◆ **WHAT IS NEEDED**:
Repeat the records. Keep every word and mark exactly as it is.

◆ **DATA**:
<<<<
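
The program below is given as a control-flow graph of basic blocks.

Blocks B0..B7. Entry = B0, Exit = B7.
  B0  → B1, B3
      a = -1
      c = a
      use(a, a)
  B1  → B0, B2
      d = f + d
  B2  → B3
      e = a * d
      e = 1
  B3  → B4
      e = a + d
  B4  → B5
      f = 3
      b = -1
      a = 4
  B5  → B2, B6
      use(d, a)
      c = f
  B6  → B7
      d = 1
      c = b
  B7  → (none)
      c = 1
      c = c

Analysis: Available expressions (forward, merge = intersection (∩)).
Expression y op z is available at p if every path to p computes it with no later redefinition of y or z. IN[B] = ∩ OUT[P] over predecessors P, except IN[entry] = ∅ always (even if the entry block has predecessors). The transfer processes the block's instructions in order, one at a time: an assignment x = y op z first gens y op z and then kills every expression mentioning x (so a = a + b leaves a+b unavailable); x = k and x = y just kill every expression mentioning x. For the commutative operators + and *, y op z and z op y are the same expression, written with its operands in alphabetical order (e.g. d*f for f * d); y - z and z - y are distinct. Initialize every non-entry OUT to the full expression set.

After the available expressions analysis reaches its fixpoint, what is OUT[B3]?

Fixpoint table:
  B0:   IN={}   OUT={}
  B1:   IN={}   OUT={}
  B2:   IN={}   OUT={a*d}
  B3:   IN={}   OUT={a+d}
  B4:   IN={a+d}   OUT={}
  B5:   IN={}   OUT={}
  B6:   IN={}   OUT={}
  B7:   IN={}   OUT={}

Merge at B3: IN[B3] = OUT[B0] ∩ OUT[B2] = {}
Applying B3's transfer function to that IN value gives OUT[B3] (row B3 above).

Answer: {a+d}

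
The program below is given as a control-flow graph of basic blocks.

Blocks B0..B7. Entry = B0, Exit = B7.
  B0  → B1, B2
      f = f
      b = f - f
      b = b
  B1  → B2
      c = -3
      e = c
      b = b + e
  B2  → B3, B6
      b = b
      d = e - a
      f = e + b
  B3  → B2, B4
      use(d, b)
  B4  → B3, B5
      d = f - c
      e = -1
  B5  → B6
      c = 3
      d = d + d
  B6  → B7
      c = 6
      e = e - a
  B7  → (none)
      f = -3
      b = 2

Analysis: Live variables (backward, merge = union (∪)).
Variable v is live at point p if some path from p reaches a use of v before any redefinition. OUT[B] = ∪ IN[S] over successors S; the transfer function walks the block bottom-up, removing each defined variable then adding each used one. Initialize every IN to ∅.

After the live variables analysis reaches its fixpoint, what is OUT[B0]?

Answer: {a, b, c, e}

Derivation:
Per-block solution:
  B0: | IN={a, c, e, f} | OUT={a, b, c, e}
  B1: | IN={a, b} | OUT={a, b, c, e}
  B2: | IN={a, b, c, e} | OUT={a, b, c, d, e, f}
  B3: | IN={a, b, c, d, e, f} | OUT={a, b, c, e, f}
  B4: | IN={a, b, c, f} | OUT={a, b, c, d, e, f}
  B5: | IN={a, d, e} | OUT={a, e}
  B6: | IN={a, e} | OUT={}
  B7: | IN={} | OUT={}

Merge at B0: OUT[B0] = IN[B1] ⊔ IN[B2] = {a, b, c, e}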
>>>>
◆ **ANSWER SECTION**:
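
The program below is given as a control-flow graph of basic blocks.

Blocks B0..B7. Entry = B0, Exit = B7.
  B0  → B1, B3
      a = -1
      c = a
      use(a, a)
  B1  → B0, B2
      d = f + d
  B2  → B3
      e = a * d
      e = 1
  B3  → B4
      e = a + d
  B4  → B5
      f = 3
      b = -1
      a = 4
  B5  → B2, B6
      use(d, a)
      c = f
  B6  → B7
      d = 1
      c = b
  B7  → (none)
      c = 1
      c = c

Analysis: Available expressions (forward, merge = intersection (∩)).
Expression y op z is available at p if every path to p computes it with no later redefinition of y or z. IN[B] = ∩ OUT[P] over predecessors P, except IN[entry] = ∅ always (even if the entry block has predecessors). The transfer processes the block's instructions in order, one at a time: an assignment x = y op z first gens y op z and then kills every expression mentioning x (so a = a + b leaves a+b unavailable); x = k and x = y just kill every expression mentioning x. For the commutative operators + and *, y op z and z op y are the same expression, written with its operands in alphabetical order (e.g. d*f for f * d); y - z and z - y are distinct. Initialize every non-entry OUT to the full expression set.

After the available expressions analysis reaches its fixpoint, what is OUT[B3]?

Fixpoint table:
  B0:   IN={}   OUT={}
  B1:   IN={}   OUT={}
  B2:   IN={}   OUT={a*d}
  B3:   IN={}   OUT={a+d}
  B4:   IN={a+d}   OUT={}
  B5:   IN={}   OUT={}
  B6:   IN={}   OUT={}
  B7:   IN={}   OUT={}

Merge at B3: IN[B3] = OUT[B0] ∩ OUT[B2] = {}
Applying B3's transfer function to that IN value gives OUT[B3] (row B3 above).

Answer: {a+d}

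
The program below is given as a control-flow graph of basic blocks.

Blocks B0..B7. Entry = B0, Exit = B7.
  B0  → B1, B2
      f = f
      b = f - f
      b = b
  B1  → B2
      c = -3
      e = c
      b = b + e
  B2  → B3, B6
      b = b
      d = e - a
      f = e + b
  B3  → B2, B4
      use(d, b)
  B4  → B3, B5
      d = f - c
      e = -1
  B5  → B6
      c = 3
      d = d + d
  B6  → B7
      c = 6
      e = e - a
  B7  → (none)
      f = -3
      b = 2

Analysis: Live variables (backward, merge = union (∪)).
Variable v is live at point p if some path from p reaches a use of v before any redefinition. OUT[B] = ∪ IN[S] over successors S; the transfer function walks the block bottom-up, removing each defined variable then adding each used one. Initialize every IN to ∅.

After the live variables analysis reaches its fixpoint, what is OUT[B0]?

Answer: {a, b, c, e}

Derivation:
Per-block solution:
  B0: | IN={a, c, e, f} | OUT={a, b, c, e}
  B1: | IN={a, b} | OUT={a, b, c, e}
  B2: | IN={a, b, c, e} | OUT={a, b, c, d, e, f}
  B3: | IN={a, b, c, d, e, f} | OUT={a, b, c, e, f}
  B4: | IN={a, b, c, f} | OUT={a, b, c, d, e, f}
  B5: | IN={a, d, e} | OUT={a, e}
  B6: | IN={a, e} | OUT={}
  B7: | IN={} | OUT={}

Merge at B0: OUT[B0] = IN[B1] ⊔ IN[B2] = {a, b, c, e}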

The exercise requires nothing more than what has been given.